### Data for this task
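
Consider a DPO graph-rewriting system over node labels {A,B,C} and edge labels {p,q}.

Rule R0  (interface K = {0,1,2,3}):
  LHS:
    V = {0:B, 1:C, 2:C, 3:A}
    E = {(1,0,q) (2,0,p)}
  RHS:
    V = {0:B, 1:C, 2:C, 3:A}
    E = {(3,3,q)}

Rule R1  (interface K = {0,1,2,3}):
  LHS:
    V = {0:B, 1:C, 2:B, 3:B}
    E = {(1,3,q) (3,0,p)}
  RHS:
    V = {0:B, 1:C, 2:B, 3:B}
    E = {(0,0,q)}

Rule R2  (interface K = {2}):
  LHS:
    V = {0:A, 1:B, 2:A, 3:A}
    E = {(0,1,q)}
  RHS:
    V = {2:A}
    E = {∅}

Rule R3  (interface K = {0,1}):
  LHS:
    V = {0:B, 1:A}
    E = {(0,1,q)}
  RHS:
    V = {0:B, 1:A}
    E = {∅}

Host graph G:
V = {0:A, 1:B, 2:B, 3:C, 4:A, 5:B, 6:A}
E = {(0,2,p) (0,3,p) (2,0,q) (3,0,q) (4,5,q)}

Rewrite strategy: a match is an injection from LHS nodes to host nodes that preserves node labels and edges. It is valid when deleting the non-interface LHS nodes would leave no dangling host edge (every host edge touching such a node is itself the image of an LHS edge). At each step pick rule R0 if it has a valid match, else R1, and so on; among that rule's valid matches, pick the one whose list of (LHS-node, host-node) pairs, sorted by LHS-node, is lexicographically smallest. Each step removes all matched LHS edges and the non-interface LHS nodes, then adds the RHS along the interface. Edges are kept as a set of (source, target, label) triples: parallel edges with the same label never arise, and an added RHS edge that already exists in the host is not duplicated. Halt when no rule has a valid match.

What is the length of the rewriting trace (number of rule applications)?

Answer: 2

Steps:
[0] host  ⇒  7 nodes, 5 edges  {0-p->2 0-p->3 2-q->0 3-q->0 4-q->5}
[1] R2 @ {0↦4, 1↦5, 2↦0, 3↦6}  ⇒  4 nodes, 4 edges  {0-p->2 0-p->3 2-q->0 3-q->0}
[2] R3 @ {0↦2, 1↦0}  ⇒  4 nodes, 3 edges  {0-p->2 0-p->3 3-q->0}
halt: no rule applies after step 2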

### Task statement
Extract the full listing above without alteration.

### Response below
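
Consider a DPO graph-rewriting system over node labels {A,B,C} and edge labels {p,q}.

Rule R0  (interface K = {0,1,2,3}):
  LHS:
    V = {0:B, 1:C, 2:C, 3:A}
    E = {(1,0,q) (2,0,p)}
  RHS:
    V = {0:B, 1:C, 2:C, 3:A}
    E = {(3,3,q)}

Rule R1  (interface K = {0,1,2,3}):
  LHS:
    V = {0:B, 1:C, 2:B, 3:B}
    E = {(1,3,q) (3,0,p)}
  RHS:
    V = {0:B, 1:C, 2:B, 3:B}
    E = {(0,0,q)}

Rule R2  (interface K = {2}):
  LHS:
    V = {0:A, 1:B, 2:A, 3:A}
    E = {(0,1,q)}
  RHS:
    V = {2:A}
    E = {∅}

Rule R3  (interface K = {0,1}):
  LHS:
    V = {0:B, 1:A}
    E = {(0,1,q)}
  RHS:
    V = {0:B, 1:A}
    E = {∅}

Host graph G:
V = {0:A, 1:B, 2:B, 3:C, 4:A, 5:B, 6:A}
E = {(0,2,p) (0,3,p) (2,0,q) (3,0,q) (4,5,q)}

Rewrite strategy: a match is an injection from LHS nodes to host nodes that preserves node labels and edges. It is valid when deleting the non-interface LHS nodes would leave no dangling host edge (every host edge touching such a node is itself the image of an LHS edge). At each step pick rule R0 if it has a valid match, else R1, and so on; among that rule's valid matches, pick the one whose list of (LHS-node, host-node) pairs, sorted by LHS-node, is lexicographically smallest. Each step removes all matched LHS edges and the non-interface LHS nodes, then adds the RHS along the interface. Edges are kept as a set of (source, target, label) triples: parallel edges with the same label never arise, and an added RHS edge that already exists in the host is not duplicated. Halt when no rule has a valid match.

What is the length of the rewriting trace (number of rule applications)?

Answer: 2

Steps:
[0] host  ⇒  7 nodes, 5 edges  {0-p->2 0-p->3 2-q->0 3-q->0 4-q->5}
[1] R2 @ {0↦4, 1↦5, 2↦0, 3↦6}  ⇒  4 nodes, 4 edges  {0-p->2 0-p->3 2-q->0 3-q->0}
[2] R3 @ {0↦2, 1↦0}  ⇒  4 nodes, 3 edges  {0-p->2 0-p->3 3-q->0}
halt: no rule applies after step 2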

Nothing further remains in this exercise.